■ Required action
Using the entries below, quote exactly the span of lines that begins with the line containing "In a constant-volume" and ends with the final line.

■ Material for this task
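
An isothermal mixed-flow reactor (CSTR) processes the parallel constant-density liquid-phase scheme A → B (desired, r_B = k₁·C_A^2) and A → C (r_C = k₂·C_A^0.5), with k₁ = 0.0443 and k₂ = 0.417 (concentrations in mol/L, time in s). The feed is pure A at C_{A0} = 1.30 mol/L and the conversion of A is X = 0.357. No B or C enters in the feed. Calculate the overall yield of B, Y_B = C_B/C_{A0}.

Exit C_A = C_{A0}(1−X) = 1.30×0.643 = 0.8359 mol/L.
A CSTR operates uniformly at the exit composition, giving r_B = 0.03095 and r_C = 0.3813 (each k·C_A^n at C_A = 0.8359).
Fraction of consumed A going to B: r_B/(r_B+r_C) = 0.07509.
C_B = 0.07509·C_{A0}·X = 0.07509×1.30×0.357 = 0.0349 mol/L; Y_B = C_B/C_{A0} = 0.0268.

0.0268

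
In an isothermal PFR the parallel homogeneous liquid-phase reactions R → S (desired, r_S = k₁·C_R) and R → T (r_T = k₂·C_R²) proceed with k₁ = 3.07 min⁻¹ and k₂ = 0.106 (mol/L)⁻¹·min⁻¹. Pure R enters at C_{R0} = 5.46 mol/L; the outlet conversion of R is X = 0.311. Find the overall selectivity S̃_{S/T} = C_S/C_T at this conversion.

C_R = C_{R0}(1−X) = 3.762 mol/L.
Along a PFR/batch, dC_S/dC_R = −r_S/(r_S+r_T) = −k₁/(k₁+k₂·C_R).
Integrating from C_{R0} to C_R: C_S = (3.07/0.106)·ln[(3.07+0.106·5.46)/(3.07+0.106·3.76)] = 28.96·ln(3.649/3.469) = 1.465 mol/L.
C_T = (C_{R0}−C_R)−C_S = 0.2329 mol/L; S̃_{S/T} = 1.465/0.2329 = 6.29.

6.29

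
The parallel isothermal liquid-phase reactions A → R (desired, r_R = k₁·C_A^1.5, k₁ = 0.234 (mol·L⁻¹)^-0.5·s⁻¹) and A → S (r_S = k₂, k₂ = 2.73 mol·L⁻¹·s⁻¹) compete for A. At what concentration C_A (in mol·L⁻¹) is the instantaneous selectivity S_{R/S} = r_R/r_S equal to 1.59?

7.01 mol·L⁻¹

S_{R/S} = (k₁/k₂)·C_A^1.5 ⇒ C_A = (S·k₂/k₁)^(1/1.5).
= (1.59×2.73/0.234)^(0.6667) = (18.55)^(0.6667) = 7.01 mol·L⁻¹.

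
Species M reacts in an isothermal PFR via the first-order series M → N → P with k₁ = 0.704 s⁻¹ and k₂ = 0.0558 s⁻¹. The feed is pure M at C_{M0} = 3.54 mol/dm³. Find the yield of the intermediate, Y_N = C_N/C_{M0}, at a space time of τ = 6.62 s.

Solving the coupled first-order balances gives C_N(τ) = [k₁/(k₂−k₁)]·C_{M0}·(e^(−k₁τ) − e^(−k₂τ)).
e^(−k₁τ) = e^(−0.704×6.62) = e^(−4.660) = 0.009462; e^(−k₂τ) = e^(−0.3694) = 0.6912.
C_N = 0.704×3.54/(0.0558−0.704) × (0.009462−0.6912) = (-3.845)×(-0.6817) = 2.621 mol/dm³.
Y_N = C_N/C_{M0} = 2.621/3.54 = 0.740.

0.740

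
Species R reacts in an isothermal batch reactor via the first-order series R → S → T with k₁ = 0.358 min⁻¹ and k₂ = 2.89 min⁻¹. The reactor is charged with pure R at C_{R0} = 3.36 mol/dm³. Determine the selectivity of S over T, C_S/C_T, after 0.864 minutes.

Solving the coupled first-order balances gives C_S(t) = [k₁/(k₂−k₁)]·C_{R0}·(e^(−k₁t) − e^(−k₂t)).
e^(−k₁t) = e^(−0.358×0.864) = e^(−0.3093) = 0.7340; e^(−k₂t) = e^(−2.497) = 0.08233.
C_S = 0.358×3.36/(2.89−0.358) × (0.7340−0.08233) = 0.4751×0.6516 = 0.3096 mol/dm³.
C_R = C_{R0}e^(−k₁t) = 2.466 mol/dm³, so C_T = C_{R0}−C_R−C_S = 0.5844 mol/dm³; C_S/C_T = 0.530.

0.530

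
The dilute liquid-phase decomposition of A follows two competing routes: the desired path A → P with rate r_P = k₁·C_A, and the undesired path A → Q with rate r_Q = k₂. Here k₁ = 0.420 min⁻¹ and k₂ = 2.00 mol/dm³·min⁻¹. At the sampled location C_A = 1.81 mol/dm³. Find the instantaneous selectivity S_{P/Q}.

0.380

S_{P/Q} = r_P/r_Q = (k₁·C_A)/(k₂) = (k₁/k₂)·C_A.
= (0.420×1.810) / (2.00) = 0.7602/2.000 = 0.380.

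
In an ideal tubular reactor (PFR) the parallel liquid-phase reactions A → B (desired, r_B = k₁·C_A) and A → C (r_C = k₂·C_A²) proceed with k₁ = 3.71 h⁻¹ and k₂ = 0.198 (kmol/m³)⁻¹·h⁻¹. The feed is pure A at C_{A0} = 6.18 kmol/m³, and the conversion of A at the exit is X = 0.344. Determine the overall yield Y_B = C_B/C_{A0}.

C_A = C_{A0}(1−X) = 4.054 kmol/m³.
Along a PFR/batch, dC_B/dC_A = −r_B/(r_B+r_C) = −k₁/(k₁+k₂·C_A).
Integrating from C_{A0} to C_A: C_B = (3.71/0.198)·ln[(3.71+0.198·6.18)/(3.71+0.198·4.05)] = 18.74·ln(4.934/4.513) = 1.671 kmol/m³.
Y_B = C_B/C_{A0} = 1.671/6.18 = 0.270.

0.270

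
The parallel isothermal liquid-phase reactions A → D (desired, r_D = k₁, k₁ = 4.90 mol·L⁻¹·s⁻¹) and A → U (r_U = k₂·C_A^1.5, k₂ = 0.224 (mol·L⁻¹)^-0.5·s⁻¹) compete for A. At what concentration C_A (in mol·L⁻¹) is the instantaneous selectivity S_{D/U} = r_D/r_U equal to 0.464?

S_{D/U} = (k₁/k₂)·C_A^-1.5 ⇒ C_A = (S·k₂/k₁)^(1/(-1.5)).
= (0.464×0.224/4.90)^(-0.6667) = (0.02121)^(-0.6667) = 13.1 mol·L⁻¹.

13.1 mol·L⁻¹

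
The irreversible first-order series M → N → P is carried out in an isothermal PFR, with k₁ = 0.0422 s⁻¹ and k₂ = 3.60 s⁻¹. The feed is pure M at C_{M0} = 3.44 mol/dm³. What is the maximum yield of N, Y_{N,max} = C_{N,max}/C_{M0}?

0.0111

At the optimum, C_{N,max}/C_{M0} = (k₁/k₂)^[k₂/(k₂−k₁)].
= (0.0422/3.60)^(3.60/(3.60−0.0422)) = (0.01172)^(1.012) = 0.01112.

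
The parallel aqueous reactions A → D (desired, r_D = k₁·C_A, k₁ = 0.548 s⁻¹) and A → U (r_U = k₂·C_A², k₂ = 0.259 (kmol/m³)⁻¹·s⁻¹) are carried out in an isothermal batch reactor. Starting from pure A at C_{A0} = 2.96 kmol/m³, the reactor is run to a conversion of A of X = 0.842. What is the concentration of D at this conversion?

C_A = C_{A0}(1−X) = 0.4677 kmol/m³.
Along a PFR/batch, dC_D/dC_A = −r_D/(r_D+r_U) = −k₁/(k₁+k₂·C_A).
Integrating from C_{A0} to C_A: C_D = (0.548/0.259)·ln[(0.548+0.259·2.96)/(0.548+0.259·0.468)] = 2.116·ln(1.315/0.6691) = 1.429 kmol/m³.

1.43 kmol/m³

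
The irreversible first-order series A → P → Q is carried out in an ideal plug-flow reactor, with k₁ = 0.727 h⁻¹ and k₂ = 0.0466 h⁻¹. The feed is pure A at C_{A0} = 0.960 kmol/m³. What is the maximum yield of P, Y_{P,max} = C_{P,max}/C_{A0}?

Evaluating C_P at τ_opt = ln(k₂/k₁)/(k₂−k₁) gives C_{P,max}/C_{A0} = (k₁/k₂)^[k₂/(k₂−k₁)].
= (0.727/0.0466)^(0.0466/(0.0466−0.727)) = (15.60)^(-0.06849) = 0.8285.

0.828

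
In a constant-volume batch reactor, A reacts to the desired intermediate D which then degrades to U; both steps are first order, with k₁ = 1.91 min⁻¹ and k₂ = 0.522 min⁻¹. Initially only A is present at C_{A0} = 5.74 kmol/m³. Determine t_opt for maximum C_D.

The intermediate peaks when r₁ = r₂, i.e. k₁e^(−k₁t) = k₂e^(−k₂t), giving t_opt = ln(k₂/k₁)/(k₂−k₁).
= ln(0.522/1.91)/(0.522−1.91) = ln(0.2733)/-1.388 = -1.297/-1.388 = 0.935 min.

0.935 min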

■ Worked solution
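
In a constant-volume batch reactor, A reacts to the desired intermediate D which then degrades to U; both steps are first order, with k₁ = 1.91 min⁻¹ and k₂ = 0.522 min⁻¹. Initially only A is present at C_{A0} = 5.74 kmol/m³. Determine t_opt for maximum C_D.

The intermediate peaks when r₁ = r₂, i.e. k₁e^(−k₁t) = k₂e^(−k₂t), giving t_opt = ln(k₂/k₁)/(k₂−k₁).
= ln(0.522/1.91)/(0.522−1.91) = ln(0.2733)/-1.388 = -1.297/-1.388 = 0.935 min.

0.935 min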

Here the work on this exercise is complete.